**EXERCISE INSTRUCTIONS**
Nothing more is wanted than an exact repeat of the data below.

[[ EXTRACTED MATERIAL, beginning ]]

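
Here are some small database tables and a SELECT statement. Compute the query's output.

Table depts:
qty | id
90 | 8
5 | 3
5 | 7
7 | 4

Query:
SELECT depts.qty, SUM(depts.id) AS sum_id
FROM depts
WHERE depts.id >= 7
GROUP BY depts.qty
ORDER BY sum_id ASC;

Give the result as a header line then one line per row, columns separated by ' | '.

After WHERE (2 rows):
depts.qty | depts.id
90 | 8
5 | 7
After GROUP BY (2 rows):
depts.qty | sum_id
90 | 8
5 | 7
After ORDER BY (2 rows):
depts.qty | sum_id
5 | 7
90 | 8

== RESULT ==
depts.qty | sum_id
5 | 7
90 | 8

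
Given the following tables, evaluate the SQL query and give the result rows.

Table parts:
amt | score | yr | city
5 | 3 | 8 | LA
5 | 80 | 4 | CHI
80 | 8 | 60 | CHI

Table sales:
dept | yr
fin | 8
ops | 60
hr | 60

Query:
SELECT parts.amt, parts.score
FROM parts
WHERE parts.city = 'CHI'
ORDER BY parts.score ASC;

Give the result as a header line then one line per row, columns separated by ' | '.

After WHERE (2 rows):
parts.amt | parts.score | parts.yr | parts.city
5 | 80 | 4 | CHI
80 | 8 | 60 | CHI
After SELECT (2 rows):
parts.amt | parts.score
5 | 80
80 | 8
After ORDER BY (2 rows):
parts.amt | parts.score
80 | 8
5 | 80

== RESULT ==
parts.amt | parts.score
80 | 8
5 | 80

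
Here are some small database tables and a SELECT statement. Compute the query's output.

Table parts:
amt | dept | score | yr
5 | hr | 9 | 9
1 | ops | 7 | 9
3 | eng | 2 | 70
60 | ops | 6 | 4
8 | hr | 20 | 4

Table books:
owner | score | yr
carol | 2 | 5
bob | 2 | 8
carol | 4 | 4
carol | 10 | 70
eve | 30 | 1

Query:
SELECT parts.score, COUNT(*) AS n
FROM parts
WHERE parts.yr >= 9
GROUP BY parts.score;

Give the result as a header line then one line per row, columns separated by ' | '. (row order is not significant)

After WHERE (3 rows):
parts.amt | parts.dept | parts.score | parts.yr
5 | hr | 9 | 9
1 | ops | 7 | 9
3 | eng | 2 | 70
After GROUP BY (3 rows):
parts.score | n
9 | 1
7 | 1
2 | 1

== RESULT ==
parts.score | n
9 | 1
7 | 1
2 | 1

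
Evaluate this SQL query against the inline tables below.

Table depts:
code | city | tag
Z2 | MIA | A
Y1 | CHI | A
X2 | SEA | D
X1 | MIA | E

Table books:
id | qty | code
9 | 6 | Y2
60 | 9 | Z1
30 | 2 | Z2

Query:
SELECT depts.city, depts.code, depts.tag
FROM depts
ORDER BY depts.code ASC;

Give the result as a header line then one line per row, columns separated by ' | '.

== RESULT ==
depts.city | depts.code | depts.tag
MIA | X1 | E
SEA | X2 | D
CHI | Y1 | A
MIA | Z2 | A

Derivation:
After SELECT (4 rows):
depts.city | depts.code | depts.tag
MIA | Z2 | A
CHI | Y1 | A
SEA | X2 | D
MIA | X1 | E
After ORDER BY (4 rows):
depts.city | depts.code | depts.tag
MIA | X1 | E
SEA | X2 | D
CHI | Y1 | A
MIA | Z2 | A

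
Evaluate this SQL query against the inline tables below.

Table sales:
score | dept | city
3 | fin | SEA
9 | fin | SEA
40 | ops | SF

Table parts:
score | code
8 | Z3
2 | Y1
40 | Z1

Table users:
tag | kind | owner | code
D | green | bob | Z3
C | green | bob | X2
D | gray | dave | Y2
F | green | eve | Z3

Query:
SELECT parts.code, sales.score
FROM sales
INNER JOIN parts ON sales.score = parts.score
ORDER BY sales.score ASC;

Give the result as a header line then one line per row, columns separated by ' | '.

After JOIN parts (1 rows):
sales.score | sales.dept | sales.city | parts.score | parts.code
40 | ops | SF | 40 | Z1
After SELECT (1 rows):
parts.code | sales.score
Z1 | 40
After ORDER BY (1 rows):
parts.code | sales.score
Z1 | 40

== RESULT ==
parts.code | sales.score
Z1 | 40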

[[ EXTRACTED MATERIAL, end ]]

**RESPONSE**
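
Here are some small database tables and a SELECT statement. Compute the query's output.

Table depts:
qty | id
90 | 8
5 | 3
5 | 7
7 | 4

Query:
SELECT depts.qty, SUM(depts.id) AS sum_id
FROM depts
WHERE depts.id >= 7
GROUP BY depts.qty
ORDER BY sum_id ASC;

Give the result as a header line then one line per row, columns separated by ' | '.

After WHERE (2 rows):
depts.qty | depts.id
90 | 8
5 | 7
After GROUP BY (2 rows):
depts.qty | sum_id
90 | 8
5 | 7
After ORDER BY (2 rows):
depts.qty | sum_id
5 | 7
90 | 8

== RESULT ==
depts.qty | sum_id
5 | 7
90 | 8

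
Given the following tables, evaluate the SQL query and give the result rows.

Table parts:
amt | score | yr | city
5 | 3 | 8 | LA
5 | 80 | 4 | CHI
80 | 8 | 60 | CHI

Table sales:
dept | yr
fin | 8
ops | 60
hr | 60

Query:
SELECT parts.amt, parts.score
FROM parts
WHERE parts.city = 'CHI'
ORDER BY parts.score ASC;

Give the result as a header line then one line per row, columns separated by ' | '.

After WHERE (2 rows):
parts.amt | parts.score | parts.yr | parts.city
5 | 80 | 4 | CHI
80 | 8 | 60 | CHI
After SELECT (2 rows):
parts.amt | parts.score
5 | 80
80 | 8
After ORDER BY (2 rows):
parts.amt | parts.score
80 | 8
5 | 80

== RESULT ==
parts.amt | parts.score
80 | 8
5 | 80

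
Here are some small database tables and a SELECT statement. Compute the query's output.

Table parts:
amt | dept | score | yr
5 | hr | 9 | 9
1 | ops | 7 | 9
3 | eng | 2 | 70
60 | ops | 6 | 4
8 | hr | 20 | 4

Table books:
owner | score | yr
carol | 2 | 5
bob | 2 | 8
carol | 4 | 4
carol | 10 | 70
eve | 30 | 1

Query:
SELECT parts.score, COUNT(*) AS n
FROM parts
WHERE parts.yr >= 9
GROUP BY parts.score;

Give the result as a header line then one line per row, columns separated by ' | '. (row order is not significant)

After WHERE (3 rows):
parts.amt | parts.dept | parts.score | parts.yr
5 | hr | 9 | 9
1 | ops | 7 | 9
3 | eng | 2 | 70
After GROUP BY (3 rows):
parts.score | n
9 | 1
7 | 1
2 | 1

== RESULT ==
parts.score | n
9 | 1
7 | 1
2 | 1

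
Evaluate this SQL query against the inline tables below.

Table depts:
code | city | tag
Z2 | MIA | A
Y1 | CHI | A
X2 | SEA | D
X1 | MIA | E

Table books:
id | qty | code
9 | 6 | Y2
60 | 9 | Z1
30 | 2 | Z2

Query:
SELECT depts.city, depts.code, depts.tag
FROM depts
ORDER BY depts.code ASC;

Give the result as a header line then one line per row, columns separated by ' | '.

== RESULT ==
depts.city | depts.code | depts.tag
MIA | X1 | E
SEA | X2 | D
CHI | Y1 | A
MIA | Z2 | A

Derivation:
After SELECT (4 rows):
depts.city | depts.code | depts.tag
MIA | Z2 | A
CHI | Y1 | A
SEA | X2 | D
MIA | X1 | E
After ORDER BY (4 rows):
depts.city | depts.code | depts.tag
MIA | X1 | E
SEA | X2 | D
CHI | Y1 | A
MIA | Z2 | A

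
Evaluate this SQL query against the inline tables below.

Table sales:
score | dept | city
3 | fin | SEA
9 | fin | SEA
40 | ops | SF

Table parts:
score | code
8 | Z3
2 | Y1
40 | Z1

Table users:
tag | kind | owner | code
D | green | bob | Z3
C | green | bob | X2
D | gray | dave | Y2
F | green | eve | Z3

Query:
SELECT parts.code, sales.score
FROM sales
INNER JOIN parts ON sales.score = parts.score
ORDER BY sales.score ASC;

Give the result as a header line then one line per row, columns separated by ' | '.

After JOIN parts (1 rows):
sales.score | sales.dept | sales.city | parts.score | parts.code
40 | ops | SF | 40 | Z1
After SELECT (1 rows):
parts.code | sales.score
Z1 | 40
After ORDER BY (1 rows):
parts.code | sales.score
Z1 | 40

== RESULT ==
parts.code | sales.score
Z1 | 40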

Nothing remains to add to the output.